Your objective ▸ Copy out every entry precisely.
***
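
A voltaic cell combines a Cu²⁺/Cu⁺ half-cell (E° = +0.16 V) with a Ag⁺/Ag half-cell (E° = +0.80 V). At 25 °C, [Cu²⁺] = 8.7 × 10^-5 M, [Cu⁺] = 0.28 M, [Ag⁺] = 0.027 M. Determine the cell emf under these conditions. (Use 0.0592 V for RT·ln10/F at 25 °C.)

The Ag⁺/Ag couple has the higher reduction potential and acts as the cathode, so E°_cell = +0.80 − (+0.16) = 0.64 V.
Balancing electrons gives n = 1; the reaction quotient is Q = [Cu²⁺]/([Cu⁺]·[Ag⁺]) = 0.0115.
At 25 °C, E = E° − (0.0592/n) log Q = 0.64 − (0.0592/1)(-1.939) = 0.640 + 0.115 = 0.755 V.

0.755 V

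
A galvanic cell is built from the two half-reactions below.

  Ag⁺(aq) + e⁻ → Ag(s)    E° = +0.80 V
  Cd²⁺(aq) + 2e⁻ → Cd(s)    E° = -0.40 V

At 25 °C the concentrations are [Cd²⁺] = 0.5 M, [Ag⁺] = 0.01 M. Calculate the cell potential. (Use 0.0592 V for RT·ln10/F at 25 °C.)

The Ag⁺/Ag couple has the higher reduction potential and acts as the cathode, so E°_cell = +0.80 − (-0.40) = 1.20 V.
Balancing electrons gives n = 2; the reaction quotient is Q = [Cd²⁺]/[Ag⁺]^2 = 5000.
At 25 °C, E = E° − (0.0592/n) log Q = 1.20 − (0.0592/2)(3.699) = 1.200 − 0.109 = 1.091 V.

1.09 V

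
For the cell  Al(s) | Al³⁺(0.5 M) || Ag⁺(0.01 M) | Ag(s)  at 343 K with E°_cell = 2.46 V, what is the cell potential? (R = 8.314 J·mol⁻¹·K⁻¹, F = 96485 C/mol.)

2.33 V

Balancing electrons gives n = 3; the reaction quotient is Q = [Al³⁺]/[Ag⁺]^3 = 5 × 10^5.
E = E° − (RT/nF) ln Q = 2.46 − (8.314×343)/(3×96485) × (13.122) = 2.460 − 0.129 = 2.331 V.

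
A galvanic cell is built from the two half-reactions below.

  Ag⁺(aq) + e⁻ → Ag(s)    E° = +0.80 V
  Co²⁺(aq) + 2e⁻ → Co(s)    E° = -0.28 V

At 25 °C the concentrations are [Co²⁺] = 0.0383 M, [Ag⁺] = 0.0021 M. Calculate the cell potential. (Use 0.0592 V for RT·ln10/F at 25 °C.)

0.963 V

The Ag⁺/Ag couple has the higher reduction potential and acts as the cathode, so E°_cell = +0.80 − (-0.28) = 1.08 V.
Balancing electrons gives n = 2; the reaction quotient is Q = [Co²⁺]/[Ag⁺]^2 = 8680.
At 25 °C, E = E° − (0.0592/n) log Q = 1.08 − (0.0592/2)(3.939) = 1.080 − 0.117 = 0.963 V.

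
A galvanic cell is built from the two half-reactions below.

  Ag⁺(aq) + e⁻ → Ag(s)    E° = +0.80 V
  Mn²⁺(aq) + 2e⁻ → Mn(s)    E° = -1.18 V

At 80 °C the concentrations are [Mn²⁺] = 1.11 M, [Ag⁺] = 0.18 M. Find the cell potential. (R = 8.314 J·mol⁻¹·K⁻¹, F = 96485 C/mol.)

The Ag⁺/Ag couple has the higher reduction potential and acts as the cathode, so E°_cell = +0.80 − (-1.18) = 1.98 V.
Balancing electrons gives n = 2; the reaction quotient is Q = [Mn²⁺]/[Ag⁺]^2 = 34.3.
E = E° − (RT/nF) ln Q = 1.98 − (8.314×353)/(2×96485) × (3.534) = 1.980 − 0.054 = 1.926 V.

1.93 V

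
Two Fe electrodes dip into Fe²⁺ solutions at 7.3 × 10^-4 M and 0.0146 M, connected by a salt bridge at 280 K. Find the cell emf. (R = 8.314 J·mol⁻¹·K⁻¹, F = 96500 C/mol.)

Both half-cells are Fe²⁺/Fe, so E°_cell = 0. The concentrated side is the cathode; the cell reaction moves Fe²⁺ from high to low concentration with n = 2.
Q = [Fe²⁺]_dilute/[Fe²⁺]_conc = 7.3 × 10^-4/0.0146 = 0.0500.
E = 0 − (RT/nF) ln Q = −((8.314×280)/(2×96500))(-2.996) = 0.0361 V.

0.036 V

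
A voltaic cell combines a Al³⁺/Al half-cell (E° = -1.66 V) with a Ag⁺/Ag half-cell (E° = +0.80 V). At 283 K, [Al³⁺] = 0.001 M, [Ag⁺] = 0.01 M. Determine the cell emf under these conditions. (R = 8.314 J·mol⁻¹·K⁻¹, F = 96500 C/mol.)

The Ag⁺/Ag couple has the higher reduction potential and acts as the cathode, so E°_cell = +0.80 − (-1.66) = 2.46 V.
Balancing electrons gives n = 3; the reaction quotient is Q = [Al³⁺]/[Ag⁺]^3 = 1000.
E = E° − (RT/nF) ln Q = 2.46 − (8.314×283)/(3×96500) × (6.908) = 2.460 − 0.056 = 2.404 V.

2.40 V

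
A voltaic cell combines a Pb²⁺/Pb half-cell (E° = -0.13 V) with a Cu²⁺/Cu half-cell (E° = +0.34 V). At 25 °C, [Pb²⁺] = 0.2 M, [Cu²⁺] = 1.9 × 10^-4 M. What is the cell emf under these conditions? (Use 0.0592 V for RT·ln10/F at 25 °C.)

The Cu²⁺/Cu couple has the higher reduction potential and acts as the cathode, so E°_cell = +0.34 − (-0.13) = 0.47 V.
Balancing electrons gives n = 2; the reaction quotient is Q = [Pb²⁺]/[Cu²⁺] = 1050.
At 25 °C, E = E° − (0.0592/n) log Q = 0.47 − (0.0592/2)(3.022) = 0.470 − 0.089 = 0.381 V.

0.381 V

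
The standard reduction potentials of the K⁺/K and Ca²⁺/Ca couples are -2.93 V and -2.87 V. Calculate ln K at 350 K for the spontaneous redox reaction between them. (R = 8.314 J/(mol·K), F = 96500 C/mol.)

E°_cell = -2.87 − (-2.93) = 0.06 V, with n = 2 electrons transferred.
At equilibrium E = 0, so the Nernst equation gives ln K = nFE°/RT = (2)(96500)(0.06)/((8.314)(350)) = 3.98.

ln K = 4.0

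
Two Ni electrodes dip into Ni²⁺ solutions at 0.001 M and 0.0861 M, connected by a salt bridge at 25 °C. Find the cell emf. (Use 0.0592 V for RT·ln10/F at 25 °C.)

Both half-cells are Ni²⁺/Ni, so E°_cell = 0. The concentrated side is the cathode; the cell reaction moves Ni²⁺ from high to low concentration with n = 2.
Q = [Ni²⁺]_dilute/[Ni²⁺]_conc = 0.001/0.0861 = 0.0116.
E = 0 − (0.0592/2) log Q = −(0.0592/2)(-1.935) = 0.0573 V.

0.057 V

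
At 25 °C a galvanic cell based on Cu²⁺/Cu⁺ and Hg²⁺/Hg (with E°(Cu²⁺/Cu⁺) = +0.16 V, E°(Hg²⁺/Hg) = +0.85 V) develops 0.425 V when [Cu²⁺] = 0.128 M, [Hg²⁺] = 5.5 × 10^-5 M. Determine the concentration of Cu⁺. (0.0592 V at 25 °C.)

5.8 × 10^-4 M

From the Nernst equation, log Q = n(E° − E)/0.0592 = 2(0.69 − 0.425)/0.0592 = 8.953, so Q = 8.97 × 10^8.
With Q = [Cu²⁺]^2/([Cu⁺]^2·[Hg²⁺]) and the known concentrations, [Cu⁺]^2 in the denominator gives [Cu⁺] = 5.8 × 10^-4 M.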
***
Problem solution ▸
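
A voltaic cell combines a Cu²⁺/Cu⁺ half-cell (E° = +0.16 V) with a Ag⁺/Ag half-cell (E° = +0.80 V). At 25 °C, [Cu²⁺] = 8.7 × 10^-5 M, [Cu⁺] = 0.28 M, [Ag⁺] = 0.027 M. Determine the cell emf under these conditions. (Use 0.0592 V for RT·ln10/F at 25 °C.)

The Ag⁺/Ag couple has the higher reduction potential and acts as the cathode, so E°_cell = +0.80 − (+0.16) = 0.64 V.
Balancing electrons gives n = 1; the reaction quotient is Q = [Cu²⁺]/([Cu⁺]·[Ag⁺]) = 0.0115.
At 25 °C, E = E° − (0.0592/n) log Q = 0.64 − (0.0592/1)(-1.939) = 0.640 + 0.115 = 0.755 V.

0.755 V

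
A galvanic cell is built from the two half-reactions below.

  Ag⁺(aq) + e⁻ → Ag(s)    E° = +0.80 V
  Cd²⁺(aq) + 2e⁻ → Cd(s)    E° = -0.40 V

At 25 °C the concentrations are [Cd²⁺] = 0.5 M, [Ag⁺] = 0.01 M. Calculate the cell potential. (Use 0.0592 V for RT·ln10/F at 25 °C.)

The Ag⁺/Ag couple has the higher reduction potential and acts as the cathode, so E°_cell = +0.80 − (-0.40) = 1.20 V.
Balancing electrons gives n = 2; the reaction quotient is Q = [Cd²⁺]/[Ag⁺]^2 = 5000.
At 25 °C, E = E° − (0.0592/n) log Q = 1.20 − (0.0592/2)(3.699) = 1.200 − 0.109 = 1.091 V.

1.09 V

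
For the cell  Al(s) | Al³⁺(0.5 M) || Ag⁺(0.01 M) | Ag(s)  at 343 K with E°_cell = 2.46 V, what is the cell potential? (R = 8.314 J·mol⁻¹·K⁻¹, F = 96485 C/mol.)

2.33 V

Balancing electrons gives n = 3; the reaction quotient is Q = [Al³⁺]/[Ag⁺]^3 = 5 × 10^5.
E = E° − (RT/nF) ln Q = 2.46 − (8.314×343)/(3×96485) × (13.122) = 2.460 − 0.129 = 2.331 V.

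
A galvanic cell is built from the two half-reactions below.

  Ag⁺(aq) + e⁻ → Ag(s)    E° = +0.80 V
  Co²⁺(aq) + 2e⁻ → Co(s)    E° = -0.28 V

At 25 °C the concentrations are [Co²⁺] = 0.0383 M, [Ag⁺] = 0.0021 M. Calculate the cell potential. (Use 0.0592 V for RT·ln10/F at 25 °C.)

0.963 V

The Ag⁺/Ag couple has the higher reduction potential and acts as the cathode, so E°_cell = +0.80 − (-0.28) = 1.08 V.
Balancing electrons gives n = 2; the reaction quotient is Q = [Co²⁺]/[Ag⁺]^2 = 8680.
At 25 °C, E = E° − (0.0592/n) log Q = 1.08 − (0.0592/2)(3.939) = 1.080 − 0.117 = 0.963 V.

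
A galvanic cell is built from the two half-reactions below.

  Ag⁺(aq) + e⁻ → Ag(s)    E° = +0.80 V
  Mn²⁺(aq) + 2e⁻ → Mn(s)    E° = -1.18 V

At 80 °C the concentrations are [Mn²⁺] = 1.11 M, [Ag⁺] = 0.18 M. Find the cell potential. (R = 8.314 J·mol⁻¹·K⁻¹, F = 96485 C/mol.)

The Ag⁺/Ag couple has the higher reduction potential and acts as the cathode, so E°_cell = +0.80 − (-1.18) = 1.98 V.
Balancing electrons gives n = 2; the reaction quotient is Q = [Mn²⁺]/[Ag⁺]^2 = 34.3.
E = E° − (RT/nF) ln Q = 1.98 − (8.314×353)/(2×96485) × (3.534) = 1.980 − 0.054 = 1.926 V.

1.93 V

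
Two Fe electrodes dip into Fe²⁺ solutions at 7.3 × 10^-4 M and 0.0146 M, connected by a salt bridge at 280 K. Find the cell emf. (R = 8.314 J·mol⁻¹·K⁻¹, F = 96500 C/mol.)

Both half-cells are Fe²⁺/Fe, so E°_cell = 0. The concentrated side is the cathode; the cell reaction moves Fe²⁺ from high to low concentration with n = 2.
Q = [Fe²⁺]_dilute/[Fe²⁺]_conc = 7.3 × 10^-4/0.0146 = 0.0500.
E = 0 − (RT/nF) ln Q = −((8.314×280)/(2×96500))(-2.996) = 0.0361 V.

0.036 V

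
A voltaic cell combines a Al³⁺/Al half-cell (E° = -1.66 V) with a Ag⁺/Ag half-cell (E° = +0.80 V). At 283 K, [Al³⁺] = 0.001 M, [Ag⁺] = 0.01 M. Determine the cell emf under these conditions. (R = 8.314 J·mol⁻¹·K⁻¹, F = 96500 C/mol.)

The Ag⁺/Ag couple has the higher reduction potential and acts as the cathode, so E°_cell = +0.80 − (-1.66) = 2.46 V.
Balancing electrons gives n = 3; the reaction quotient is Q = [Al³⁺]/[Ag⁺]^3 = 1000.
E = E° − (RT/nF) ln Q = 2.46 − (8.314×283)/(3×96500) × (6.908) = 2.460 − 0.056 = 2.404 V.

2.40 V

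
A voltaic cell combines a Pb²⁺/Pb half-cell (E° = -0.13 V) with a Cu²⁺/Cu half-cell (E° = +0.34 V). At 25 °C, [Pb²⁺] = 0.2 M, [Cu²⁺] = 1.9 × 10^-4 M. What is the cell emf under these conditions? (Use 0.0592 V for RT·ln10/F at 25 °C.)

The Cu²⁺/Cu couple has the higher reduction potential and acts as the cathode, so E°_cell = +0.34 − (-0.13) = 0.47 V.
Balancing electrons gives n = 2; the reaction quotient is Q = [Pb²⁺]/[Cu²⁺] = 1050.
At 25 °C, E = E° − (0.0592/n) log Q = 0.47 − (0.0592/2)(3.022) = 0.470 − 0.089 = 0.381 V.

0.381 V

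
The standard reduction potentials of the K⁺/K and Ca²⁺/Ca couples are -2.93 V and -2.87 V. Calculate ln K at 350 K for the spontaneous redox reaction between them. (R = 8.314 J/(mol·K), F = 96500 C/mol.)

E°_cell = -2.87 − (-2.93) = 0.06 V, with n = 2 electrons transferred.
At equilibrium E = 0, so the Nernst equation gives ln K = nFE°/RT = (2)(96500)(0.06)/((8.314)(350)) = 3.98.

ln K = 4.0

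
Two Ni electrodes dip into Ni²⁺ solutions at 0.001 M and 0.0861 M, connected by a salt bridge at 25 °C. Find the cell emf. (Use 0.0592 V for RT·ln10/F at 25 °C.)

Both half-cells are Ni²⁺/Ni, so E°_cell = 0. The concentrated side is the cathode; the cell reaction moves Ni²⁺ from high to low concentration with n = 2.
Q = [Ni²⁺]_dilute/[Ni²⁺]_conc = 0.001/0.0861 = 0.0116.
E = 0 − (0.0592/2) log Q = −(0.0592/2)(-1.935) = 0.0573 V.

0.057 V

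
At 25 °C a galvanic cell based on Cu²⁺/Cu⁺ and Hg²⁺/Hg (with E°(Cu²⁺/Cu⁺) = +0.16 V, E°(Hg²⁺/Hg) = +0.85 V) develops 0.425 V when [Cu²⁺] = 0.128 M, [Hg²⁺] = 5.5 × 10^-5 M. Determine the concentration of Cu⁺. (0.0592 V at 25 °C.)

5.8 × 10^-4 M

From the Nernst equation, log Q = n(E° − E)/0.0592 = 2(0.69 − 0.425)/0.0592 = 8.953, so Q = 8.97 × 10^8.
With Q = [Cu²⁺]^2/([Cu⁺]^2·[Hg²⁺]) and the known concentrations, [Cu⁺]^2 in the denominator gives [Cu⁺] = 5.8 × 10^-4 M.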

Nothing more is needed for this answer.